*Data for review*.
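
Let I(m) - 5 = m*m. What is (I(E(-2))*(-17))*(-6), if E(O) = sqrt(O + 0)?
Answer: 306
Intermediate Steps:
E(O) = sqrt(O)
I(m) = 5 + m**2 (I(m) = 5 + m*m = 5 + m**2)
(I(E(-2))*(-17))*(-6) = ((5 + (sqrt(-2))**2)*(-17))*(-6) = ((5 + (I*sqrt(2))**2)*(-17))*(-6) = ((5 - 2)*(-17))*(-6) = (3*(-17))*(-6) = -51*(-6) = 306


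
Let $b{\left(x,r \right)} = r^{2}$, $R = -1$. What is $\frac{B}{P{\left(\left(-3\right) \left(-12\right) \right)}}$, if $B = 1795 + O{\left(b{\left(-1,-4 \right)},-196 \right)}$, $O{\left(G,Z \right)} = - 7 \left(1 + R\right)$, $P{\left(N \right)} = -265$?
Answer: $- \frac{359}{53} \approx -6.7736$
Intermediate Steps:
$O{\left(G,Z \right)} = 0$ ($O{\left(G,Z \right)} = - 7 \left(1 - 1\right) = \left(-7\right) 0 = 0$)
$B = 1795$ ($B = 1795 + 0 = 1795$)
$\frac{B}{P{\left(\left(-3\right) \left(-12\right) \right)}} = \frac{1795}{-265} = 1795 \left(- \frac{1}{265}\right) = - \frac{359}{53}$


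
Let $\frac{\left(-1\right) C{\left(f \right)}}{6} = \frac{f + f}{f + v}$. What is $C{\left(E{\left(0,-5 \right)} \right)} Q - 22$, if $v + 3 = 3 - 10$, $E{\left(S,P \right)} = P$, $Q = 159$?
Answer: $-658$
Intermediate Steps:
$v = -10$ ($v = -3 + \left(3 - 10\right) = -3 - 7 = -10$)
$C{\left(f \right)} = - \frac{12 f}{-10 + f}$ ($C{\left(f \right)} = - 6 \frac{f + f}{f - 10} = - 6 \frac{2 f}{-10 + f} = - \frac{12 f}{-10 + f}$)
$C{\left(E{\left(0,-5 \right)} \right)} Q - 22 = \left(-12\right) \left(-5\right) \frac{1}{-10 - 5} \cdot 159 - 22 = \left(-12\right) \left(-5\right) \frac{1}{-15} \cdot 159 - 22 = \left(-12\right) \left(-5\right) \left(- \frac{1}{15}\right) 159 - 22 = \left(-4\right) 159 - 22 = -636 - 22 = -658$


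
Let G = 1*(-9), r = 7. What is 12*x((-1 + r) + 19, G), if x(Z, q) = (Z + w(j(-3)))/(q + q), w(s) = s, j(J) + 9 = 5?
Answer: -14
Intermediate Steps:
j(J) = -4 (j(J) = -9 + 5 = -4)
G = -9
x(Z, q) = (-4 + Z)/(2*q) (x(Z, q) = (Z - 4)/(q + q) = (-4 + Z)/((2*q)) = (-4 + Z)*(1/(2*q)) = (-4 + Z)/(2*q))
12*x((-1 + r) + 19, G) = 12*((1/2)*(-4 + ((-1 + 7) + 19))/(-9)) = 12*((1/2)*(-1/9)*(-4 + (6 + 19))) = 12*((1/2)*(-1/9)*(-4 + 25)) = 12*((1/2)*(-1/9)*21) = 12*(-7/6) = -14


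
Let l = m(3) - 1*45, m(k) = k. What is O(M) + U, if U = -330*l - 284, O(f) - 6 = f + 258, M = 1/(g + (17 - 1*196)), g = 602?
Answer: 5854321/423 ≈ 13840.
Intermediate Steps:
l = -42 (l = 3 - 1*45 = 3 - 45 = -42)
M = 1/423 (M = 1/(602 + (17 - 1*196)) = 1/(602 + (17 - 196)) = 1/(602 - 179) = 1/423 ≈ 0.0023641)
O(f) = 264 + f (O(f) = 6 + (f + 258) = 6 + (258 + f) = 264 + f)
U = 13576 (U = -330*(-42) - 284 = 13860 - 284 = 13576)
O(M) + U = (264 + 1/423) + 13576 = 111673/423 + 13576 = 5854321/423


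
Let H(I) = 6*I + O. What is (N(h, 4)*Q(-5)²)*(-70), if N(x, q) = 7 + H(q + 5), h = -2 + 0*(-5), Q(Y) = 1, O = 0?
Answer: -4270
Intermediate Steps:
H(I) = 6*I (H(I) = 6*I + 0 = 6*I)
h = -2 (h = -2 + 0 = -2)
N(x, q) = 37 + 6*q (N(x, q) = 7 + 6*(q + 5) = 7 + 6*(5 + q) = 7 + (30 + 6*q) = 37 + 6*q)
(N(h, 4)*Q(-5)²)*(-70) = ((37 + 6*4)*1²)*(-70) = ((37 + 24)*1)*(-70) = (61*1)*(-70) = 61*(-70) = -4270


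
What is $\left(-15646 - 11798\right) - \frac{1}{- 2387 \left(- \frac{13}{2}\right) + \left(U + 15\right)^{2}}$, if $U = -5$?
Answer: $- \frac{857103566}{31231} \approx -27444.0$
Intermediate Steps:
$\left(-15646 - 11798\right) - \frac{1}{- 2387 \left(- \frac{13}{2}\right) + \left(U + 15\right)^{2}} = \left(-15646 - 11798\right) - \frac{1}{- 2387 \left(- \frac{13}{2}\right) + \left(-5 + 15\right)^{2}} = \left(-15646 - 11798\right) - \frac{1}{- 2387 \left(\left(-13\right) \frac{1}{2}\right) + 10^{2}} = -27444 - \frac{1}{\left(-2387\right) \left(- \frac{13}{2}\right) + 100} = -27444 - \frac{1}{\frac{31031}{2} + 100} = -27444 - \frac{1}{\frac{31231}{2}} = -27444 - \frac{2}{31231} = - \frac{857103566}{31231}$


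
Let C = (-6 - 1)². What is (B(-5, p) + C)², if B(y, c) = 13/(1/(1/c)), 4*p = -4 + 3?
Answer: 9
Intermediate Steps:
C = 49 (C = (-7)² = 49)
p = -¼ (p = (-4 + 3)/4 = (¼)*(-1) = -¼ ≈ -0.25000)
B(y, c) = 13/c
(B(-5, p) + C)² = (13/(-¼) + 49)² = (13*(-4) + 49)² = (-52 + 49)² = (-3)² = 9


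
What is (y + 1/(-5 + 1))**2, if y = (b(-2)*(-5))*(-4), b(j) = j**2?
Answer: 101761/16 ≈ 6360.1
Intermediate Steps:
y = 80 (y = ((-2)**2*(-5))*(-4) = (4*(-5))*(-4) = -20*(-4) = 80)
(y + 1/(-5 + 1))**2 = (80 + 1/(-5 + 1))**2 = (80 + 1/(-4))**2 = (80 - 1/4)**2 = (319/4)**2 = 101761/16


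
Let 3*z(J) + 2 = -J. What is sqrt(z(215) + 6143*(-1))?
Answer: I*sqrt(55938)/3 ≈ 78.837*I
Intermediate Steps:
z(J) = -2/3 - J/3 (z(J) = -2/3 + (-J)/3 = -2/3 - J/3)
sqrt(z(215) + 6143*(-1)) = sqrt((-2/3 - 1/3*215) + 6143*(-1)) = sqrt((-2/3 - 215/3) - 6143) = sqrt(-217/3 - 6143) = sqrt(-18646/3) = I*sqrt(55938)/3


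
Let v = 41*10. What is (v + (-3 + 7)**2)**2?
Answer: 181476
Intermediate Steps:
v = 410
(v + (-3 + 7)**2)**2 = (410 + (-3 + 7)**2)**2 = (410 + 4**2)**2 = (410 + 16)**2 = 426**2 = 181476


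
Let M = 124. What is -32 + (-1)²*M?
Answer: 92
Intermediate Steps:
-32 + (-1)²*M = -32 + (-1)²*124 = -32 + 1*124 = -32 + 124 = 92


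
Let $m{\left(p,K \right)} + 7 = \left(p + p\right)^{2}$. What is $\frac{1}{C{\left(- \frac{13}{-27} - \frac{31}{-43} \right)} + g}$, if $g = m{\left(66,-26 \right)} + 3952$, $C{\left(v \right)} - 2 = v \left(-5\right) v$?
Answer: $\frac{1347921}{28796675611} \approx 4.6808 \cdot 10^{-5}$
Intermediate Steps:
$C{\left(v \right)} = 2 - 5 v^{2}$ ($C{\left(v \right)} = 2 + v \left(-5\right) v = 2 + - 5 v v = 2 - 5 v^{2}$)
$m{\left(p,K \right)} = -7 + 4 p^{2}$ ($m{\left(p,K \right)} = -7 + \left(p + p\right)^{2} = -7 + \left(2 p\right)^{2} = -7 + 4 p^{2}$)
$g = 21369$ ($g = \left(-7 + 4 \cdot 66^{2}\right) + 3952 = \left(-7 + 4 \cdot 4356\right) + 3952 = \left(-7 + 17424\right) + 3952 = 17417 + 3952 = 21369$)
$\frac{1}{C{\left(- \frac{13}{-27} - \frac{31}{-43} \right)} + g} = \frac{1}{\left(2 - 5 \left(- \frac{13}{-27} - \frac{31}{-43}\right)^{2}\right) + 21369} = \frac{1}{\left(2 - 5 \left(\left(-13\right) \left(- \frac{1}{27}\right) - - \frac{31}{43}\right)^{2}\right) + 21369} = \frac{1}{\left(2 - 5 \left(\frac{13}{27} + \frac{31}{43}\right)^{2}\right) + 21369} = \frac{1}{\left(2 - 5 \left(\frac{1396}{1161}\right)^{2}\right) + 21369} = \frac{1}{\left(2 - \frac{9744080}{1347921}\right) + 21369} = \frac{1}{- \frac{7048238}{1347921} + 21369} = \frac{1}{\frac{28796675611}{1347921}} = \frac{1347921}{28796675611}$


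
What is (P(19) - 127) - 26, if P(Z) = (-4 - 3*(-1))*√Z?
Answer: -153 - √19 ≈ -157.36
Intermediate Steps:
P(Z) = -√Z (P(Z) = (-4 + 3)*√Z = -√Z)
(P(19) - 127) - 26 = (-√19 - 127) - 26 = (-127 - √19) - 26 = -153 - √19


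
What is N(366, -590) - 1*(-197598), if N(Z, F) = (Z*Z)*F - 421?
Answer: -78836863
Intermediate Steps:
N(Z, F) = -421 + F*Z² (N(Z, F) = Z²*F - 421 = F*Z² - 421 = -421 + F*Z²)
N(366, -590) - 1*(-197598) = (-421 - 590*366²) - 1*(-197598) = (-421 - 590*133956) + 197598 = (-421 - 79034040) + 197598 = -79034461 + 197598 = -78836863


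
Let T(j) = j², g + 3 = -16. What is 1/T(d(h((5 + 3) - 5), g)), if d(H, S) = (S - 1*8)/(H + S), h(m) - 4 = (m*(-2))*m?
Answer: 121/81 ≈ 1.4938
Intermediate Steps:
h(m) = 4 - 2*m² (h(m) = 4 + (m*(-2))*m = 4 + (-2*m)*m = 4 - 2*m²)
g = -19 (g = -3 - 16 = -19)
d(H, S) = (-8 + S)/(H + S) (d(H, S) = (S - 8)/(H + S) = (-8 + S)/(H + S))
1/T(d(h((5 + 3) - 5), g)) = 1/(((-8 - 19)/((4 - 2*((5 + 3) - 5)²) - 19))²) = 1/((-27/((4 - 2*(8 - 5)²) - 19))²) = 1/((-27/((4 - 2*3²) - 19))²) = 1/((-27/((4 - 2*9) - 19))²) = 1/((-27/((4 - 18) - 19))²) = 1/((-27/(-14 - 19))²) = 1/((-27/(-33))²) = 1/((-1/33*(-27))²) = 1/((9/11)²) = 1/(81/121) = 121/81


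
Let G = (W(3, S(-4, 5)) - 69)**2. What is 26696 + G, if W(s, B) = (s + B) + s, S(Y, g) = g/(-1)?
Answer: 31320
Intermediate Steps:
S(Y, g) = -g (S(Y, g) = g*(-1) = -g)
W(s, B) = B + 2*s (W(s, B) = (B + s) + s = B + 2*s)
G = 4624 (G = ((-1*5 + 2*3) - 69)**2 = ((-5 + 6) - 69)**2 = (1 - 69)**2 = (-68)**2 = 4624)
26696 + G = 26696 + 4624 = 31320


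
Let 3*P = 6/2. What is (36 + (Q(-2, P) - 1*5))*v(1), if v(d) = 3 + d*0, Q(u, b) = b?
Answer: 96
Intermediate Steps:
P = 1 (P = (6/2)/3 = (6*(½))/3 = (⅓)*3 = 1)
v(d) = 3 (v(d) = 3 + 0 = 3)
(36 + (Q(-2, P) - 1*5))*v(1) = (36 + (1 - 1*5))*3 = (36 + (1 - 5))*3 = (36 - 4)*3 = 32*3 = 96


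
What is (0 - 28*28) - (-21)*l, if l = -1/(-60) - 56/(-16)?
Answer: -14203/20 ≈ -710.15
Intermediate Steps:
l = 211/60 (l = -1*(-1/60) - 56*(-1/16) = 1/60 + 7/2 = 211/60 ≈ 3.5167)
(0 - 28*28) - (-21)*l = (0 - 28*28) - (-21)*211/60 = (0 - 784) - 1*(-1477/20) = -784 + 1477/20 = -14203/20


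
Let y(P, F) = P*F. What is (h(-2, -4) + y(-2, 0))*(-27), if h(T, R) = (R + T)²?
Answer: -972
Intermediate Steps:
y(P, F) = F*P
(h(-2, -4) + y(-2, 0))*(-27) = ((-4 - 2)² + 0*(-2))*(-27) = ((-6)² + 0)*(-27) = (36 + 0)*(-27) = 36*(-27) = -972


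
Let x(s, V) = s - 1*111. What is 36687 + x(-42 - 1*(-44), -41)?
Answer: 36578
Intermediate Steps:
x(s, V) = -111 + s (x(s, V) = s - 111 = -111 + s)
36687 + x(-42 - 1*(-44), -41) = 36687 + (-111 + (-42 - 1*(-44))) = 36687 + (-111 + (-42 + 44)) = 36687 + (-111 + 2) = 36687 - 109 = 36578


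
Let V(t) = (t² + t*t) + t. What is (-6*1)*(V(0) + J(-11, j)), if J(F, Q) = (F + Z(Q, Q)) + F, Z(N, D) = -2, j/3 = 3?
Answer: 144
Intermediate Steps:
j = 9 (j = 3*3 = 9)
J(F, Q) = -2 + 2*F (J(F, Q) = (F - 2) + F = (-2 + F) + F = -2 + 2*F)
V(t) = t + 2*t² (V(t) = (t² + t²) + t = 2*t² + t = t + 2*t²)
(-6*1)*(V(0) + J(-11, j)) = (-6*1)*(0*(1 + 2*0) + (-2 + 2*(-11))) = -6*(0*(1 + 0) + (-2 - 22)) = -6*(0*1 - 24) = -6*(0 - 24) = -6*(-24) = 144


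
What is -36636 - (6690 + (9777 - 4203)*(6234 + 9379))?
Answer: -87070188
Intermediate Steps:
-36636 - (6690 + (9777 - 4203)*(6234 + 9379)) = -36636 - (6690 + 5574*15613) = -36636 - (6690 + 87026862) = -36636 - 1*87033552 = -36636 - 87033552 = -87070188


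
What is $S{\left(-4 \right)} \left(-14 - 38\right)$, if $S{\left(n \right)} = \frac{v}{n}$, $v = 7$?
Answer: $91$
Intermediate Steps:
$S{\left(n \right)} = \frac{7}{n}$
$S{\left(-4 \right)} \left(-14 - 38\right) = \frac{7}{-4} \left(-14 - 38\right) = 7 \left(- \frac{1}{4}\right) \left(-52\right) = \left(- \frac{7}{4}\right) \left(-52\right) = 91$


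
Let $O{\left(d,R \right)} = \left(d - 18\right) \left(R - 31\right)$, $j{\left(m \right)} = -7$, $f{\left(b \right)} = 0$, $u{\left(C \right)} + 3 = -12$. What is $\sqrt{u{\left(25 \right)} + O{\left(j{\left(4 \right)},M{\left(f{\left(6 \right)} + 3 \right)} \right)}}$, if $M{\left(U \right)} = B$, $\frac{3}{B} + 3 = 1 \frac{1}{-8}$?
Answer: $28$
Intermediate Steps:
$u{\left(C \right)} = -15$ ($u{\left(C \right)} = -3 - 12 = -15$)
$B = - \frac{24}{25}$ ($B = \frac{3}{-3 + 1 \frac{1}{-8}} = \frac{3}{-3 + 1 \left(- \frac{1}{8}\right)} = \frac{3}{-3 - \frac{1}{8}} = \frac{3}{- \frac{25}{8}} = 3 \left(- \frac{8}{25}\right) = - \frac{24}{25} \approx -0.96$)
$M{\left(U \right)} = - \frac{24}{25}$
$O{\left(d,R \right)} = \left(-31 + R\right) \left(-18 + d\right)$ ($O{\left(d,R \right)} = \left(-18 + d\right) \left(-31 + R\right) = \left(-31 + R\right) \left(-18 + d\right)$)
$\sqrt{u{\left(25 \right)} + O{\left(j{\left(4 \right)},M{\left(f{\left(6 \right)} + 3 \right)} \right)}} = \sqrt{-15 - -799} = \sqrt{-15 + \left(558 + 217 + \frac{432}{25} + \frac{168}{25}\right)} = \sqrt{-15 + 799} = \sqrt{784} = 28$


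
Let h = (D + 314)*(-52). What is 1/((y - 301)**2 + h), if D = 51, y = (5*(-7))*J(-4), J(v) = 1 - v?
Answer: 1/207596 ≈ 4.8170e-6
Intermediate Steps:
y = -175 (y = (5*(-7))*(1 - 1*(-4)) = -35*(1 + 4) = -35*5 = -175)
h = -18980 (h = (51 + 314)*(-52) = 365*(-52) = -18980)
1/((y - 301)**2 + h) = 1/((-175 - 301)**2 - 18980) = 1/((-476)**2 - 18980) = 1/(226576 - 18980) = 1/207596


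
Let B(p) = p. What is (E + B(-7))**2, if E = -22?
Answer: 841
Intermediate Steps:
(E + B(-7))**2 = (-22 - 7)**2 = (-29)**2 = 841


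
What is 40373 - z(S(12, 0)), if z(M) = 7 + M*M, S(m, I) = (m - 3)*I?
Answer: 40366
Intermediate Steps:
S(m, I) = I*(-3 + m) (S(m, I) = (-3 + m)*I = I*(-3 + m))
z(M) = 7 + M²
40373 - z(S(12, 0)) = 40373 - (7 + (0*(-3 + 12))²) = 40373 - (7 + (0*9)²) = 40373 - (7 + 0²) = 40373 - (7 + 0) = 40373 - 1*7 = 40373 - 7 = 40366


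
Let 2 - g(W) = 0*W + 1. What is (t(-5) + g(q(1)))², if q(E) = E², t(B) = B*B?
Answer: 676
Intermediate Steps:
t(B) = B²
g(W) = 1 (g(W) = 2 - (0*W + 1) = 2 - (0 + 1) = 2 - 1*1 = 2 - 1 = 1)
(t(-5) + g(q(1)))² = ((-5)² + 1)² = (25 + 1)² = 26² = 676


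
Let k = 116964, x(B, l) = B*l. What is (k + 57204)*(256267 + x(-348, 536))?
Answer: 12146302152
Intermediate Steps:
(k + 57204)*(256267 + x(-348, 536)) = (116964 + 57204)*(256267 - 348*536) = 174168*(256267 - 186528) = 174168*69739 = 12146302152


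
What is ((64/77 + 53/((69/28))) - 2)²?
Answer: 11676531364/28227969 ≈ 413.65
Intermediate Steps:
((64/77 + 53/((69/28))) - 2)² = ((64*(1/77) + 53/((69*(1/28)))) - 2)² = ((64/77 + 53/(69/28)) - 2)² = ((64/77 + 53*(28/69)) - 2)² = ((64/77 + 1484/69) - 2)² = (118684/5313 - 2)² = (108058/5313)² = 11676531364/28227969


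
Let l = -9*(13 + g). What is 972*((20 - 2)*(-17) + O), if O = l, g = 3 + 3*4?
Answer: -542376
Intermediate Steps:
g = 15 (g = 3 + 12 = 15)
l = -252 (l = -9*(13 + 15) = -9*28 = -252)
O = -252
972*((20 - 2)*(-17) + O) = 972*((20 - 2)*(-17) - 252) = 972*(18*(-17) - 252) = 972*(-306 - 252) = 972*(-558) = -542376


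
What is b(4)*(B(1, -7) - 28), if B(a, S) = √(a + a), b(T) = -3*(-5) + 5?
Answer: -560 + 20*√2 ≈ -531.72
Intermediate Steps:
b(T) = 20 (b(T) = 15 + 5 = 20)
B(a, S) = √2*√a (B(a, S) = √(2*a) = √2*√a)
b(4)*(B(1, -7) - 28) = 20*(√2*√1 - 28) = 20*(√2*1 - 28) = 20*(√2 - 28) = 20*(-28 + √2) = -560 + 20*√2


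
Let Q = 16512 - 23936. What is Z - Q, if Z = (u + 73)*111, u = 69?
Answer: 23186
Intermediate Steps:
Z = 15762 (Z = (69 + 73)*111 = 142*111 = 15762)
Q = -7424
Z - Q = 15762 - 1*(-7424) = 15762 + 7424 = 23186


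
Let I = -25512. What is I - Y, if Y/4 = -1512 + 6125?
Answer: -43964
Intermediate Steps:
Y = 18452 (Y = 4*(-1512 + 6125) = 4*4613 = 18452)
I - Y = -25512 - 1*18452 = -25512 - 18452 = -43964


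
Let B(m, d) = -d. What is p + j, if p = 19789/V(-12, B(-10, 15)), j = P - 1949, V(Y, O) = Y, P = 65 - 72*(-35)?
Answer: -12157/12 ≈ -1013.1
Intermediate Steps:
P = 2585 (P = 65 + 2520 = 2585)
j = 636 (j = 2585 - 1949 = 636)
p = -19789/12 (p = 19789/(-12) = 19789*(-1/12) = -19789/12 ≈ -1649.1)
p + j = -19789/12 + 636 = -12157/12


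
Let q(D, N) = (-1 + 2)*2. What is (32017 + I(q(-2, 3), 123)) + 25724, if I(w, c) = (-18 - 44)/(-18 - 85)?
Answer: 5947385/103 ≈ 57742.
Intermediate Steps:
q(D, N) = 2 (q(D, N) = 1*2 = 2)
I(w, c) = 62/103 (I(w, c) = -62/(-103) = -62*(-1/103) = 62/103)
(32017 + I(q(-2, 3), 123)) + 25724 = (32017 + 62/103) + 25724 = 3297813/103 + 25724 = 5947385/103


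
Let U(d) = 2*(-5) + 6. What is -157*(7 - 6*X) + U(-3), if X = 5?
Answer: 3607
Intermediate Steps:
U(d) = -4 (U(d) = -10 + 6 = -4)
-157*(7 - 6*X) + U(-3) = -157*(7 - 6*5) - 4 = -157*(7 - 30) - 4 = -157*(-23) - 4 = 3611 - 4 = 3607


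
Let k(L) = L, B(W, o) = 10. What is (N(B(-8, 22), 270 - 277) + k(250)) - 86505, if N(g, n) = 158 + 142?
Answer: -85955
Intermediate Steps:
N(g, n) = 300
(N(B(-8, 22), 270 - 277) + k(250)) - 86505 = (300 + 250) - 86505 = 550 - 86505 = -85955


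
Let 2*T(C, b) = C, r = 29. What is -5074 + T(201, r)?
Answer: -9947/2 ≈ -4973.5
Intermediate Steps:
T(C, b) = C/2
-5074 + T(201, r) = -5074 + (½)*201 = -5074 + 201/2 = -9947/2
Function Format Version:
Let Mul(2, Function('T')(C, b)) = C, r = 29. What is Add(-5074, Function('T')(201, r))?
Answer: Rational(-9947, 2) ≈ -4973.5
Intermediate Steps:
Function('T')(C, b) = Mul(Rational(1, 2), C)
Add(-5074, Function('T')(201, r)) = Add(-5074, Mul(Rational(1, 2), 201)) = Add(-5074, Rational(201, 2)) = Rational(-9947, 2)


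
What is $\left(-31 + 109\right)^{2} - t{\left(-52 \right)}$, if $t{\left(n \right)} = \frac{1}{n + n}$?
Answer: $\frac{632737}{104} \approx 6084.0$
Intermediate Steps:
$t{\left(n \right)} = \frac{1}{2 n}$
$\left(-31 + 109\right)^{2} - t{\left(-52 \right)} = \left(-31 + 109\right)^{2} - \frac{1}{2 \left(-52\right)} = 78^{2} - \frac{1}{2} \left(- \frac{1}{52}\right) = 6084 - - \frac{1}{104} = 6084 + \frac{1}{104} = \frac{632737}{104}$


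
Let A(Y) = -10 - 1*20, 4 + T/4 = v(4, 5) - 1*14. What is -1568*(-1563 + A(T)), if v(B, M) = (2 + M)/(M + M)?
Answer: 2497824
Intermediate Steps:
v(B, M) = (2 + M)/(2*M) (v(B, M) = (2 + M)/((2*M)) = (2 + M)*(1/(2*M)) = (2 + M)/(2*M))
T = -346/5 (T = -16 + 4*((½)*(2 + 5)/5 - 1*14) = -16 + 4*((½)*(⅕)*7 - 14) = -16 + 4*(7/10 - 14) = -16 + 4*(-133/10) = -16 - 266/5 = -346/5 ≈ -69.200)
A(Y) = -30 (A(Y) = -10 - 20 = -30)
-1568*(-1563 + A(T)) = -1568*(-1563 - 30) = -1568*(-1593) = 2497824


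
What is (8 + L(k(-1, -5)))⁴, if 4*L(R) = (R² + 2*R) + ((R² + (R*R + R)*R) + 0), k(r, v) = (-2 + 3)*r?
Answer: 4096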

*Instructions to follow*. The answer must be an exact copy of the lines from the one containing "Let k(L) = L, B(W, o)" through the last line of the records, both included.

*Solution to the exercise*.
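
Let k(L) = L, B(W, o) = 10. What is (N(B(-8, 22), 270 - 277) + k(250)) - 86505, if N(g, n) = 158 + 142?
Answer: -85955
Intermediate Steps:
N(g, n) = 300
(N(B(-8, 22), 270 - 277) + k(250)) - 86505 = (300 + 250) - 86505 = 550 - 86505 = -85955


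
Let 2*T(C, b) = C, r = 29. What is -5074 + T(201, r)?
Answer: -9947/2 ≈ -4973.5
Intermediate Steps:
T(C, b) = C/2
-5074 + T(201, r) = -5074 + (½)*201 = -5074 + 201/2 = -9947/2
Function Format Version:
Let Mul(2, Function('T')(C, b)) = C, r = 29. What is Add(-5074, Function('T')(201, r))?
Answer: Rational(-9947, 2) ≈ -4973.5
Intermediate Steps:
Function('T')(C, b) = Mul(Rational(1, 2), C)
Add(-5074, Function('T')(201, r)) = Add(-5074, Mul(Rational(1, 2), 201)) = Add(-5074, Rational(201, 2)) = Rational(-9947, 2)


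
What is $\left(-31 + 109\right)^{2} - t{\left(-52 \right)}$, if $t{\left(n \right)} = \frac{1}{n + n}$?
Answer: $\frac{632737}{104} \approx 6084.0$
Intermediate Steps:
$t{\left(n \right)} = \frac{1}{2 n}$
$\left(-31 + 109\right)^{2} - t{\left(-52 \right)} = \left(-31 + 109\right)^{2} - \frac{1}{2 \left(-52\right)} = 78^{2} - \frac{1}{2} \left(- \frac{1}{52}\right) = 6084 - - \frac{1}{104} = 6084 + \frac{1}{104} = \frac{632737}{104}$


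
Let A(Y) = -10 - 1*20, 4 + T/4 = v(4, 5) - 1*14. What is -1568*(-1563 + A(T)), if v(B, M) = (2 + M)/(M + M)?
Answer: 2497824
Intermediate Steps:
v(B, M) = (2 + M)/(2*M) (v(B, M) = (2 + M)/((2*M)) = (2 + M)*(1/(2*M)) = (2 + M)/(2*M))
T = -346/5 (T = -16 + 4*((½)*(2 + 5)/5 - 1*14) = -16 + 4*((½)*(⅕)*7 - 14) = -16 + 4*(7/10 - 14) = -16 + 4*(-133/10) = -16 - 266/5 = -346/5 ≈ -69.200)
A(Y) = -30 (A(Y) = -10 - 20 = -30)
-1568*(-1563 + A(T)) = -1568*(-1563 - 30) = -1568*(-1593) = 2497824


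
What is (8 + L(k(-1, -5)))⁴, if 4*L(R) = (R² + 2*R) + ((R² + (R*R + R)*R) + 0), k(r, v) = (-2 + 3)*r?
Answer: 4096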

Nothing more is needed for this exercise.